▸ **The data**:
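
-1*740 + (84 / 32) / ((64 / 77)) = -736.84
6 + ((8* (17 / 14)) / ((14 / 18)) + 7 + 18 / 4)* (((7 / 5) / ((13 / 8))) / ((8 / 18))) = 23889 / 455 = 52.50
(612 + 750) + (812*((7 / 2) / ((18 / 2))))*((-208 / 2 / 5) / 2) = -86494 / 45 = -1922.09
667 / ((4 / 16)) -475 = 2193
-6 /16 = -3 /8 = -0.38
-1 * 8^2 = -64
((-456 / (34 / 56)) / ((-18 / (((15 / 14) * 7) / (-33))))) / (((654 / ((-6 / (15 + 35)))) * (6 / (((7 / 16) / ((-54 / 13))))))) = -12103 / 396245520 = -0.00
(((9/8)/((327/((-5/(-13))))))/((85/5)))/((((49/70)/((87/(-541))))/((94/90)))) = -6815/364900172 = -0.00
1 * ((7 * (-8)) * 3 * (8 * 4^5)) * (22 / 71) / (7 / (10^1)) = -43253760 / 71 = -609207.89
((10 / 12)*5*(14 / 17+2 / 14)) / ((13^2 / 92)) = 132250 / 60333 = 2.19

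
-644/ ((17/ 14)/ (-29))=261464/ 17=15380.24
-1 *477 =-477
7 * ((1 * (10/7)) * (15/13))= 11.54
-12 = -12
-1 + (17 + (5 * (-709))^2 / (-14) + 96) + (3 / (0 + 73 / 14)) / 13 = -11924618105 / 13286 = -897532.60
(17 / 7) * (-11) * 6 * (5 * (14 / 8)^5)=-6734805 / 512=-13153.92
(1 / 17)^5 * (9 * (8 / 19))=72 / 26977283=0.00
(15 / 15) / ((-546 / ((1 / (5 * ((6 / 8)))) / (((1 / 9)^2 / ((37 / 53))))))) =-0.03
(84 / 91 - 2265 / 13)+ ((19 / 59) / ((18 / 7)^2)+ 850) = 168175555 / 248508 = 676.74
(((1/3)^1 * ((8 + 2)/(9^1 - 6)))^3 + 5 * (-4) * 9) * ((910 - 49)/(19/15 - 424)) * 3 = 10992100/10071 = 1091.46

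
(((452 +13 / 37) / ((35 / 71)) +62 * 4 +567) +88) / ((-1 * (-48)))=7017 / 185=37.93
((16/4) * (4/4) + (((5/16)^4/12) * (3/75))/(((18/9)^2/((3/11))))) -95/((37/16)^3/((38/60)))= -1516669110337/1752746164224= -0.87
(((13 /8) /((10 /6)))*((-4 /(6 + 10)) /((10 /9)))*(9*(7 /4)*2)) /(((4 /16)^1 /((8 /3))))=-73.71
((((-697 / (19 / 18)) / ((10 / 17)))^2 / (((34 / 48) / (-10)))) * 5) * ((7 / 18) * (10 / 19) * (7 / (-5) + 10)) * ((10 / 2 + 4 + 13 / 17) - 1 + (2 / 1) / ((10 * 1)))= -48136085506656 / 34295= -1403589021.92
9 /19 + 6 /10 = 102 /95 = 1.07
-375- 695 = -1070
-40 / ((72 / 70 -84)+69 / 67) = 93800 / 192153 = 0.49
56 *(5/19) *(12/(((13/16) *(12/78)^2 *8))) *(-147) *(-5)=16052400/19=844863.16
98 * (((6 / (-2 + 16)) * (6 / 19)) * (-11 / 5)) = -2772 / 95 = -29.18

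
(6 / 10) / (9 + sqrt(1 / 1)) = 3 / 50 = 0.06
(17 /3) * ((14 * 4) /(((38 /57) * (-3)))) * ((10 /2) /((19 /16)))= -38080 /57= -668.07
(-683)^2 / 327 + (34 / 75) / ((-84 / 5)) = 1426.54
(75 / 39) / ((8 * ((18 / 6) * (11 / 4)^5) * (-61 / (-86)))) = 275200 / 383140329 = 0.00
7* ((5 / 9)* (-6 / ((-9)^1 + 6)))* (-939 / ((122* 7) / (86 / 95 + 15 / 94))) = -2976317 / 326838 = -9.11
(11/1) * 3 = 33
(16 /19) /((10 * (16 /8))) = 4 /95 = 0.04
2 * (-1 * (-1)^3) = 2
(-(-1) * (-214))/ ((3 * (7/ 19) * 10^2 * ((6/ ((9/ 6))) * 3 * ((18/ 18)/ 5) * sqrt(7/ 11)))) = -2033 * sqrt(77)/ 17640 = -1.01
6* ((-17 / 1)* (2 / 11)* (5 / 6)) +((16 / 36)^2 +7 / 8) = -102515 / 7128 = -14.38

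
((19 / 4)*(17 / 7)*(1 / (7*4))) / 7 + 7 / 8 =5125 / 5488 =0.93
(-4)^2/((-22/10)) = -80/11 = -7.27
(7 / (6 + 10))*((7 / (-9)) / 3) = -49 / 432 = -0.11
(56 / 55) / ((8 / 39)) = 273 / 55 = 4.96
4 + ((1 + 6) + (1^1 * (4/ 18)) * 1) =101/ 9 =11.22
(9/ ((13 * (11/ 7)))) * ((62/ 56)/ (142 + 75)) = 9/ 4004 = 0.00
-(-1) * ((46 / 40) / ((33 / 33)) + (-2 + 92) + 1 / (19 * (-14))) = 242449 / 2660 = 91.15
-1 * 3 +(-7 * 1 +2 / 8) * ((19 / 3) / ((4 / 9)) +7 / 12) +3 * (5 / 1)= -705 / 8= -88.12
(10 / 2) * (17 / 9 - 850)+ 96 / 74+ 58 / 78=-18348530 / 4329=-4238.51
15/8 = 1.88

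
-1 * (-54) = 54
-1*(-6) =6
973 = 973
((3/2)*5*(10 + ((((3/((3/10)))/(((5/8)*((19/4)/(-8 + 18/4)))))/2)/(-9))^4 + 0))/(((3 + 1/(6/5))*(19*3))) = 0.35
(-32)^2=1024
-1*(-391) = 391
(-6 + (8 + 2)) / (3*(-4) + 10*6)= 0.08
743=743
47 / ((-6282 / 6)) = -47 / 1047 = -0.04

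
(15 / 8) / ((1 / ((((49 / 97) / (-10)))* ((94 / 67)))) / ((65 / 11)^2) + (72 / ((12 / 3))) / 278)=-4057482975 / 734338928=-5.53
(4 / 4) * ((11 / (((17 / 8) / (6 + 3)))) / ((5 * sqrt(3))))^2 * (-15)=-627264 / 1445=-434.09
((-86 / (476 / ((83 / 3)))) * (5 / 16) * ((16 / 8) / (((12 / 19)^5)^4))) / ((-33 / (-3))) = -670793076349907623960430699845 / 240882807845459756876562432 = -2784.73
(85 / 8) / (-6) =-85 / 48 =-1.77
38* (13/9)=494/9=54.89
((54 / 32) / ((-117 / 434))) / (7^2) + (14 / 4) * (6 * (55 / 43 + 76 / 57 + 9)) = 7629809 / 31304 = 243.73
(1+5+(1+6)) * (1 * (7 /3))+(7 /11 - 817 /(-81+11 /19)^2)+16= 3609182279 /77047872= 46.84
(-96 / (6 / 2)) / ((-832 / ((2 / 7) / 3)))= 0.00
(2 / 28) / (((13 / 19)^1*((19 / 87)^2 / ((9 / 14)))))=68121 / 48412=1.41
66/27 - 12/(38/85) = -4172/171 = -24.40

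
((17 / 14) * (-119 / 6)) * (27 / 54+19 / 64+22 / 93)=-1777639 / 71424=-24.89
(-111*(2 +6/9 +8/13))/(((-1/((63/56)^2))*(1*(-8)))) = -2997/52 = -57.63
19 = 19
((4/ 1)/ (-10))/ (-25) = 2/ 125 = 0.02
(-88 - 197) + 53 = -232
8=8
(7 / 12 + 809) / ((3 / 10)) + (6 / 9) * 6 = 48647 / 18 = 2702.61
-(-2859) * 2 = 5718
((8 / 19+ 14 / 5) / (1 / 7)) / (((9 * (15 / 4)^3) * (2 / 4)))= 30464 / 320625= 0.10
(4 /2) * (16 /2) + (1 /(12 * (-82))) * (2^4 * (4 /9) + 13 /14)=1982731 /123984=15.99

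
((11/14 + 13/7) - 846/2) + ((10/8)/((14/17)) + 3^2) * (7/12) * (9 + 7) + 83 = -5023/21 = -239.19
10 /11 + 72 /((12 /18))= 1198 /11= 108.91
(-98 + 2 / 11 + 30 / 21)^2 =9290.96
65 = 65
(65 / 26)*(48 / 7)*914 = 109680 / 7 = 15668.57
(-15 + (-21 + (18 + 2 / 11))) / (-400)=49 / 1100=0.04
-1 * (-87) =87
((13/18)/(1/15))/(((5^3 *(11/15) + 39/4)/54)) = 7020/1217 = 5.77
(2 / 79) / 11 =2 / 869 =0.00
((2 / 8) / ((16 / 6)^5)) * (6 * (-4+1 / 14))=-40095 / 917504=-0.04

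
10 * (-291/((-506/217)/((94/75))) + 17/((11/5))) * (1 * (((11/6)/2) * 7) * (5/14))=519089/138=3761.51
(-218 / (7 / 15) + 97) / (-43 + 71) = -2591 / 196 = -13.22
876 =876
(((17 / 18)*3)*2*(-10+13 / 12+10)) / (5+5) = 221 / 360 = 0.61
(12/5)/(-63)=-4/105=-0.04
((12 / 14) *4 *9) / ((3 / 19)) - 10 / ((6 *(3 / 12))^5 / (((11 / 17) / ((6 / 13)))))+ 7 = 17400721 / 86751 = 200.58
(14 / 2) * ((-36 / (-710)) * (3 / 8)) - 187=-265351 / 1420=-186.87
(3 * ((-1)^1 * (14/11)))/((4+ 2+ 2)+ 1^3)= -14/33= -0.42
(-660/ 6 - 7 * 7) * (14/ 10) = -1113/ 5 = -222.60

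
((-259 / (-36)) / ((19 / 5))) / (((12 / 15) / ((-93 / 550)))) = -8029 / 20064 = -0.40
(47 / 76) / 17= 47 / 1292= 0.04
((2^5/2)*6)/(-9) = -32/3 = -10.67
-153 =-153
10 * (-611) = -6110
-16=-16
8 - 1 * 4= 4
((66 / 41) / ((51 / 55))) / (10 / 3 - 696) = -1815 / 724183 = -0.00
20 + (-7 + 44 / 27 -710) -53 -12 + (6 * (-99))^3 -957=-5658830137 / 27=-209586301.37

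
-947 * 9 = -8523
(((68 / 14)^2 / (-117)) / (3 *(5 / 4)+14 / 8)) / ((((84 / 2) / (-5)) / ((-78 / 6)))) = -5780 / 101871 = -0.06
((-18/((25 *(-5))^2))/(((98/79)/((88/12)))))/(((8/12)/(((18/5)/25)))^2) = -3801006/11962890625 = -0.00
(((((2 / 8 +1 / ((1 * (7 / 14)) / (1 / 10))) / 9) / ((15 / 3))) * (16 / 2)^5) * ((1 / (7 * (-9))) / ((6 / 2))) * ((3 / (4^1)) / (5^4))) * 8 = -0.02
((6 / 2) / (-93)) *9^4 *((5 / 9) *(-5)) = 18225 / 31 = 587.90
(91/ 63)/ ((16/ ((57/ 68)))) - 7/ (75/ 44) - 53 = -1551243/ 27200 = -57.03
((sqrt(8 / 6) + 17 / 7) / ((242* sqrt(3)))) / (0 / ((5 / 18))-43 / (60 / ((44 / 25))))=-2125* sqrt(3) / 801262-125 / 57233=-0.01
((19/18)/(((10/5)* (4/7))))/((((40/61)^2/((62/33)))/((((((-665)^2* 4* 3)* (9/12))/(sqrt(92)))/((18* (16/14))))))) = 1899653214109* sqrt(23)/111919104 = 81401.80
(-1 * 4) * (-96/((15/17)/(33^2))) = 2369664/5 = 473932.80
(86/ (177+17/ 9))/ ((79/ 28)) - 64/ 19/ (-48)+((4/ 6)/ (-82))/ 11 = 18670387/ 77849365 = 0.24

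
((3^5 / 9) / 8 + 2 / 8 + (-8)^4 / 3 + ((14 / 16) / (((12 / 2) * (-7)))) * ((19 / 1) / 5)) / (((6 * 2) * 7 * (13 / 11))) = 516263 / 37440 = 13.79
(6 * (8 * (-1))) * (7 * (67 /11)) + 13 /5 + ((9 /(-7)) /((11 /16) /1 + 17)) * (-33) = -222436717 /108955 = -2041.55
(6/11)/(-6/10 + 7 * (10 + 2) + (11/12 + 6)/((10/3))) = 240/37609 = 0.01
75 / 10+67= 149 / 2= 74.50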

▸ **What the task requires**:
Pick out each line above that includes "sqrt" and show it.

▸ **Exercise output**:
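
(6 / 10) / (9 + sqrt(1 / 1)) = 3 / 50 = 0.06
(-(-1) * (-214))/ ((3 * (7/ 19) * 10^2 * ((6/ ((9/ 6))) * 3 * ((18/ 18)/ 5) * sqrt(7/ 11)))) = -2033 * sqrt(77)/ 17640 = -1.01
(4 / 4) * ((11 / (((17 / 8) / (6 + 3)))) / ((5 * sqrt(3))))^2 * (-15)=-627264 / 1445=-434.09
((sqrt(8 / 6) + 17 / 7) / ((242* sqrt(3)))) / (0 / ((5 / 18))-43 / (60 / ((44 / 25))))=-2125* sqrt(3) / 801262-125 / 57233=-0.01
((19/18)/(((10/5)* (4/7))))/((((40/61)^2/((62/33)))/((((((-665)^2* 4* 3)* (9/12))/(sqrt(92)))/((18* (16/14))))))) = 1899653214109* sqrt(23)/111919104 = 81401.80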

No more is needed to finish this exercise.